[Your goal]:
Collect each line of the records containing the string "which".

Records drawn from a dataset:
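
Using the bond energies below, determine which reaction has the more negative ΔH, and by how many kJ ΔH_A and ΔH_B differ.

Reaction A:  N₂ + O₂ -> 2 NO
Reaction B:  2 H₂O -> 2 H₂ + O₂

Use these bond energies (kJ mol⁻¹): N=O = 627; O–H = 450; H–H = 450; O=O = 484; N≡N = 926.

Reaction A, by 260 kJ

Reaction A:
  Bonds broken (reactants):
    N≡N: 1 × 926 = 926
    O=O: 1 × 484 = 484
    Σ(broken) = 1410 kJ
  Bonds formed (products):
    N=O: 2 × 627 = 1254
    Σ(formed) = 1254 kJ
  ΔH_A = 1410 − 1254 = +156 kJ
Reaction B:
  Bonds broken (reactants):
    O–H: 4 × 450 = 1800
    Σ(broken) = 1800 kJ
  Bonds formed (products):
    H–H: 2 × 450 = 900
    O=O: 1 × 484 = 484
    Σ(formed) = 1384 kJ
  ΔH_B = 1800 − 1384 = +416 kJ
ΔH_A − ΔH_B = −260 kJ, so reaction A has the more negative ΔH; |ΔH_A − ΔH_B| = 260 kJ.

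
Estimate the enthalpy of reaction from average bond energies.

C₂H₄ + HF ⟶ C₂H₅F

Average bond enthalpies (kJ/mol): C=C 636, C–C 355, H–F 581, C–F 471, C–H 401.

ΔH ≈ −10 kJ

Bonds broken (reactants):
  C–H: 4 × 401 = 1604
  C=C: 1 × 636 = 636
  H–F: 1 × 581 = 581
  Σ(broken) = 2821 kJ
Bonds formed (products):
  C–C: 1 × 355 = 355
  C–F: 1 × 471 = 471
  C–H: 5 × 401 = 2005
  Σ(formed) = 2831 kJ
ΔH = Σ(broken) − Σ(formed) = 2821 − 2831 = −10 kJ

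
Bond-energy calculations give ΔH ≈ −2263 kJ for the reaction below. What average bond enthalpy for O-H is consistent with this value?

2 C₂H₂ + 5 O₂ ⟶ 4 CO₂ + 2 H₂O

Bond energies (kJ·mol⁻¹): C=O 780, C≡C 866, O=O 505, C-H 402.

Let D be the O-H bond energy.
Σ(broken) = 2×866 + 4×402 + 5×505 = 5865
Σ(formed) = 8×780 + 4×D = 6240 + 4D
ΔH = Σ(broken) − Σ(formed) = (5865) − (6240 + 4D) = −375 − 4D
Setting this equal to −2263 kJ gives 4D = 1888, so D = 472 kJ/mol.

D(O-H) ≈ 472 kJ/mol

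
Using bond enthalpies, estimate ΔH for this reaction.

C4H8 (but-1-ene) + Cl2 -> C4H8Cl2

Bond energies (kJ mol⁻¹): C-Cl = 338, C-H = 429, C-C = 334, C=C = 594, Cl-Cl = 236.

Bonds broken (reactants):
  C-C: 2 × 334 = 668
  C-H: 8 × 429 = 3432
  C=C: 1 × 594 = 594
  Cl-Cl: 1 × 236 = 236
  Σ(broken) = 4930 kJ
Bonds formed (products):
  C-C: 3 × 334 = 1002
  C-Cl: 2 × 338 = 676
  C-H: 8 × 429 = 3432
  Σ(formed) = 5110 kJ
ΔH = Σ(broken) − Σ(formed) = 4930 − 5110 = −180 kJ

ΔH ≈ −180 kJ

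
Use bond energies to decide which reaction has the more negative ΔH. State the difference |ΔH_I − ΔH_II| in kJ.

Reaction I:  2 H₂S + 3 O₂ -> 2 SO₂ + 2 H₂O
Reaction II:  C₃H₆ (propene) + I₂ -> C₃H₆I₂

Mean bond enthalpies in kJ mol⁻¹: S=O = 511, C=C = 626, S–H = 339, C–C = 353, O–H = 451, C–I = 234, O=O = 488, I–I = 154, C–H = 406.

Reaction I:
  Bonds broken (reactants):
    O=O: 3 × 488 = 1464
    S–H: 4 × 339 = 1356
    Σ(broken) = 2820 kJ
  Bonds formed (products):
    O–H: 4 × 451 = 1804
    S=O: 4 × 511 = 2044
    Σ(formed) = 3848 kJ
  ΔH_I = 2820 − 3848 = −1028 kJ
Reaction II:
  Bonds broken (reactants):
    C–C: 1 × 353 = 353
    C–H: 6 × 406 = 2436
    C=C: 1 × 626 = 626
    I–I: 1 × 154 = 154
    Σ(broken) = 3569 kJ
  Bonds formed (products):
    C–C: 2 × 353 = 706
    C–H: 6 × 406 = 2436
    C–I: 2 × 234 = 468
    Σ(formed) = 3610 kJ
  ΔH_II = 3569 − 3610 = −41 kJ
ΔH_I − ΔH_II = −987 kJ, so reaction I has the more negative ΔH; |ΔH_I − ΔH_II| = 987 kJ.

Reaction I, by 987 kJ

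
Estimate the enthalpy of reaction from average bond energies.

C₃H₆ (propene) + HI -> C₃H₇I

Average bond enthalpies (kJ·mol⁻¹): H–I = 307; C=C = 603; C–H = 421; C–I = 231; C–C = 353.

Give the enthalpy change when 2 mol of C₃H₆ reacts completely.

Bonds broken (reactants):
  C–C: 1 × 353 = 353
  C–H: 6 × 421 = 2526
  C=C: 1 × 603 = 603
  H–I: 1 × 307 = 307
  Σ(broken) = 3789 kJ
Bonds formed (products):
  C–C: 2 × 353 = 706
  C–H: 7 × 421 = 2947
  C–I: 1 × 231 = 231
  Σ(formed) = 3884 kJ
ΔH = Σ(broken) − Σ(formed) = 3789 − 3884 = −95 kJ
For 2× the reaction as written: 2 × (−95) = −190 kJ

ΔH = −190 kJ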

[Exercise answer]:
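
Using the bond energies below, determine which reaction has the more negative ΔH, and by how many kJ ΔH_A and ΔH_B differ.
Use bond energies to decide which reaction has the more negative ΔH. State the difference |ΔH_I − ΔH_II| in kJ.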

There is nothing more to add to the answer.